### Exercise requirements:
Start at the first record below and retype through the last, exactly.

### Data for analysis:
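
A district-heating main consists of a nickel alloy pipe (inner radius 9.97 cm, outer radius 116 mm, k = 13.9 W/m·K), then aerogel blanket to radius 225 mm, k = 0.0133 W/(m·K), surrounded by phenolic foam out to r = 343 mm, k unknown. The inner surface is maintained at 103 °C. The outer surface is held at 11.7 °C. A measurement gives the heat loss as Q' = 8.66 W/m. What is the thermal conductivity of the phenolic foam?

k = 0.0257 W/m·K

ΣR = ΔT/Q' = |103 − 11.7|/8.66 = 10.54 m·K/W
Known resistances:
  R'_nickel alloy = ln(0.116/0.0997)/(2πk) = 0.1514/(2π·13.9) = 0.001734 m·K/W
  R'_aerogel blanket = ln(0.225/0.116)/(2πk) = 0.6625/(2π·0.0133) = 7.928 m·K/W
R_phenolic foam = ΣR − ΣR_known = 10.54 − 7.930 = 2.610 m·K/W
ln(r₂/r₁)/(2πk) = 2.610 ⇒ k = 0.4216/(2π·2.610) = 0.0257 W/m·K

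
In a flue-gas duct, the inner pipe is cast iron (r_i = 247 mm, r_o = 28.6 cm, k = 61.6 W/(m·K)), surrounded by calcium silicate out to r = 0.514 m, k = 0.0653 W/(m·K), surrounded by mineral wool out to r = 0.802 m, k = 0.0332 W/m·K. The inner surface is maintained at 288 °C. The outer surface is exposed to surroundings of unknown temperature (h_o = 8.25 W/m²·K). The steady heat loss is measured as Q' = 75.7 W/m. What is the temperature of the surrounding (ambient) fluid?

T_out = 16.5 °C

Series resistances:
  R'_cast iron = ln(0.286/0.247)/(2πk) = 0.1466/(2π·61.6) = 3.788×10^-4 m·K/W
  R'_calcium silicate = ln(0.514/0.286)/(2πk) = 0.5862/(2π·0.0653) = 1.429 m·K/W
  R'_mineral wool = ln(0.802/0.514)/(2πk) = 0.4449/(2π·0.0332) = 2.133 m·K/W
  R'_conv,out = 1/(2πr h) = 1/(2π·0.802·8.25) = 0.02405 m·K/W
ΣR = 3.586 m·K/W
ΔT = Q'·ΣR = 75.7 × 3.586 = 271.5 K
Heat flows outward, so T_out = T_in − ΔT = 288 − 271.5 = 16.5 °C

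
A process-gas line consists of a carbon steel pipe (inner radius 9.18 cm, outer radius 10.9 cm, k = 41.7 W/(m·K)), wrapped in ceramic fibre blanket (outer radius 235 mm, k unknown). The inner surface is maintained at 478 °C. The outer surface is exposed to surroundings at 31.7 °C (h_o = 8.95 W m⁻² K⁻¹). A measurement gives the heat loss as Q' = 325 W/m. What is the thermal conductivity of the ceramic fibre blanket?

k = 0.0943 W/m·K

ΣR = ΔT/Q' = |478 − 31.7|/325 = 1.373 m·K/W
Known resistances:
  R'_carbon steel = ln(0.109/0.0918)/(2πk) = 0.1717/(2π·41.7) = 6.555×10^-4 m·K/W
  R'_conv,out = 1/(2πr h) = 1/(2π·0.235·8.95) = 0.07567 m·K/W
R_ceramic fibre blanket = ΣR − ΣR_known = 1.373 − 0.07633 = 1.297 m·K/W
ln(r₂/r₁)/(2πk) = 1.297 ⇒ k = 0.7682/(2π·1.297) = 0.0943 W/m·K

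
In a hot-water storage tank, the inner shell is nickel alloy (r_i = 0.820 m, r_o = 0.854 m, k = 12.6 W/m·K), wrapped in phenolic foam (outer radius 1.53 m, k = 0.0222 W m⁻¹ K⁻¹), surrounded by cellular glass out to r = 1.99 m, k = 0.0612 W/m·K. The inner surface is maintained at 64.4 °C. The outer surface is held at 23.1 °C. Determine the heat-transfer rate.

Q = 20.1 W

Resistance network (inner→outer):
  R_nickel alloy = (1/0.820 − 1/0.854)/(4πk) = 0.04855/(4π·12.6) = 3.066×10^-4 K/W
  R_phenolic foam = (1/0.854 − 1/1.53)/(4πk) = 0.5174/(4π·0.0222) = 1.855 K/W
  R_cellular glass = (1/1.53 − 1/1.99)/(4πk) = 0.1511/(4π·0.0612) = 0.1965 K/W
ΣR = 3.066×10^-4 + 1.855 + 0.1965 = 2.052 K/W
Q = ΔT/ΣR = (64.4 °C − 23.1 °C)/2.052 = 20.1 W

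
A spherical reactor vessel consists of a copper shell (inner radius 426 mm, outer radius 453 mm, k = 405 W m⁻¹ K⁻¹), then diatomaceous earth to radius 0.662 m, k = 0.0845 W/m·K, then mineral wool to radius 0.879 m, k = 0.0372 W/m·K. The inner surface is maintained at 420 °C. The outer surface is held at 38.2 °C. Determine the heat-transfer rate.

Q = 263 W

Resistance network (inner→outer):
  R_copper = (1/0.426 − 1/0.453)/(4πk) = 0.1399/(4π·405) = 2.749×10^-5 K/W
  R_diatomaceous earth = (1/0.453 − 1/0.662)/(4πk) = 0.6969/(4π·0.0845) = 0.6563 K/W
  R_mineral wool = (1/0.662 − 1/0.879)/(4πk) = 0.3729/(4π·0.0372) = 0.7977 K/W
ΣR = 2.749×10^-5 + 0.6563 + 0.7977 = 1.454 K/W
Q = ΔT/ΣR = (420 °C − 38.2 °C)/1.454 = 263 W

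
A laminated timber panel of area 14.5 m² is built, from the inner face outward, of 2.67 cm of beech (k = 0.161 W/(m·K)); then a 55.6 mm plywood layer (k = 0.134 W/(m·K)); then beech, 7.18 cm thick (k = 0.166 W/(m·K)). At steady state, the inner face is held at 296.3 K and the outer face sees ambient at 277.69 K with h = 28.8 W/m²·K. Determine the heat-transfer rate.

Resistance network (inner→outer):
  R_beech = L/(kA) = 0.0267/(0.161·14.5) = 0.01144 K/W
  R_plywood = L/(kA) = 0.0556/(0.134·14.5) = 0.02862 K/W
  R_beech = L/(kA) = 0.0718/(0.166·14.5) = 0.02983 K/W
  R_conv,out = 1/(hA) = 1/(28.8·14.5) = 0.002395 K/W
ΣR = 0.01144 + 0.02862 + 0.02983 + 0.002395 = 0.07229 K/W
Q = ΔT/ΣR = (296.3 K − 277.69 K)/0.07229 = 257 W

Q = 257 W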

### Answer section:
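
A district-heating main consists of a nickel alloy pipe (inner radius 9.97 cm, outer radius 116 mm, k = 13.9 W/m·K), then aerogel blanket to radius 225 mm, k = 0.0133 W/(m·K), surrounded by phenolic foam out to r = 343 mm, k unknown. The inner surface is maintained at 103 °C. The outer surface is held at 11.7 °C. A measurement gives the heat loss as Q' = 8.66 W/m. What is the thermal conductivity of the phenolic foam?

k = 0.0257 W/m·K

ΣR = ΔT/Q' = |103 − 11.7|/8.66 = 10.54 m·K/W
Known resistances:
  R'_nickel alloy = ln(0.116/0.0997)/(2πk) = 0.1514/(2π·13.9) = 0.001734 m·K/W
  R'_aerogel blanket = ln(0.225/0.116)/(2πk) = 0.6625/(2π·0.0133) = 7.928 m·K/W
R_phenolic foam = ΣR − ΣR_known = 10.54 − 7.930 = 2.610 m·K/W
ln(r₂/r₁)/(2πk) = 2.610 ⇒ k = 0.4216/(2π·2.610) = 0.0257 W/m·K

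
In a flue-gas duct, the inner pipe is cast iron (r_i = 247 mm, r_o = 28.6 cm, k = 61.6 W/(m·K)), surrounded by calcium silicate out to r = 0.514 m, k = 0.0653 W/(m·K), surrounded by mineral wool out to r = 0.802 m, k = 0.0332 W/m·K. The inner surface is maintained at 288 °C. The outer surface is exposed to surroundings of unknown temperature (h_o = 8.25 W/m²·K). The steady heat loss is measured as Q' = 75.7 W/m. What is the temperature of the surrounding (ambient) fluid?

T_out = 16.5 °C

Series resistances:
  R'_cast iron = ln(0.286/0.247)/(2πk) = 0.1466/(2π·61.6) = 3.788×10^-4 m·K/W
  R'_calcium silicate = ln(0.514/0.286)/(2πk) = 0.5862/(2π·0.0653) = 1.429 m·K/W
  R'_mineral wool = ln(0.802/0.514)/(2πk) = 0.4449/(2π·0.0332) = 2.133 m·K/W
  R'_conv,out = 1/(2πr h) = 1/(2π·0.802·8.25) = 0.02405 m·K/W
ΣR = 3.586 m·K/W
ΔT = Q'·ΣR = 75.7 × 3.586 = 271.5 K
Heat flows outward, so T_out = T_in − ΔT = 288 − 271.5 = 16.5 °C

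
A process-gas line consists of a carbon steel pipe (inner radius 9.18 cm, outer radius 10.9 cm, k = 41.7 W/(m·K)), wrapped in ceramic fibre blanket (outer radius 235 mm, k unknown). The inner surface is maintained at 478 °C. The outer surface is exposed to surroundings at 31.7 °C (h_o = 8.95 W m⁻² K⁻¹). A measurement gives the heat loss as Q' = 325 W/m. What is the thermal conductivity of the ceramic fibre blanket?

k = 0.0943 W/m·K

ΣR = ΔT/Q' = |478 − 31.7|/325 = 1.373 m·K/W
Known resistances:
  R'_carbon steel = ln(0.109/0.0918)/(2πk) = 0.1717/(2π·41.7) = 6.555×10^-4 m·K/W
  R'_conv,out = 1/(2πr h) = 1/(2π·0.235·8.95) = 0.07567 m·K/W
R_ceramic fibre blanket = ΣR − ΣR_known = 1.373 − 0.07633 = 1.297 m·K/W
ln(r₂/r₁)/(2πk) = 1.297 ⇒ k = 0.7682/(2π·1.297) = 0.0943 W/m·K

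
In a hot-water storage tank, the inner shell is nickel alloy (r_i = 0.820 m, r_o = 0.854 m, k = 12.6 W/m·K), wrapped in phenolic foam (outer radius 1.53 m, k = 0.0222 W m⁻¹ K⁻¹), surrounded by cellular glass out to r = 1.99 m, k = 0.0612 W/m·K. The inner surface is maintained at 64.4 °C. The outer surface is held at 23.1 °C. Determine the heat-transfer rate.

Q = 20.1 W

Resistance network (inner→outer):
  R_nickel alloy = (1/0.820 − 1/0.854)/(4πk) = 0.04855/(4π·12.6) = 3.066×10^-4 K/W
  R_phenolic foam = (1/0.854 − 1/1.53)/(4πk) = 0.5174/(4π·0.0222) = 1.855 K/W
  R_cellular glass = (1/1.53 − 1/1.99)/(4πk) = 0.1511/(4π·0.0612) = 0.1965 K/W
ΣR = 3.066×10^-4 + 1.855 + 0.1965 = 2.052 K/W
Q = ΔT/ΣR = (64.4 °C − 23.1 °C)/2.052 = 20.1 W

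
A spherical reactor vessel consists of a copper shell (inner radius 426 mm, outer radius 453 mm, k = 405 W m⁻¹ K⁻¹), then diatomaceous earth to radius 0.662 m, k = 0.0845 W/m·K, then mineral wool to radius 0.879 m, k = 0.0372 W/m·K. The inner surface is maintained at 420 °C. The outer surface is held at 38.2 °C. Determine the heat-transfer rate.

Q = 263 W

Resistance network (inner→outer):
  R_copper = (1/0.426 − 1/0.453)/(4πk) = 0.1399/(4π·405) = 2.749×10^-5 K/W
  R_diatomaceous earth = (1/0.453 − 1/0.662)/(4πk) = 0.6969/(4π·0.0845) = 0.6563 K/W
  R_mineral wool = (1/0.662 − 1/0.879)/(4πk) = 0.3729/(4π·0.0372) = 0.7977 K/W
ΣR = 2.749×10^-5 + 0.6563 + 0.7977 = 1.454 K/W
Q = ΔT/ΣR = (420 °C − 38.2 °C)/1.454 = 263 W

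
A laminated timber panel of area 14.5 m² is built, from the inner face outward, of 2.67 cm of beech (k = 0.161 W/(m·K)); then a 55.6 mm plywood layer (k = 0.134 W/(m·K)); then beech, 7.18 cm thick (k = 0.166 W/(m·K)). At steady state, the inner face is held at 296.3 K and the outer face sees ambient at 277.69 K with h = 28.8 W/m²·K. Determine the heat-transfer rate.

Resistance network (inner→outer):
  R_beech = L/(kA) = 0.0267/(0.161·14.5) = 0.01144 K/W
  R_plywood = L/(kA) = 0.0556/(0.134·14.5) = 0.02862 K/W
  R_beech = L/(kA) = 0.0718/(0.166·14.5) = 0.02983 K/W
  R_conv,out = 1/(hA) = 1/(28.8·14.5) = 0.002395 K/W
ΣR = 0.01144 + 0.02862 + 0.02983 + 0.002395 = 0.07229 K/W
Q = ΔT/ΣR = (296.3 K − 277.69 K)/0.07229 = 257 W

Q = 257 W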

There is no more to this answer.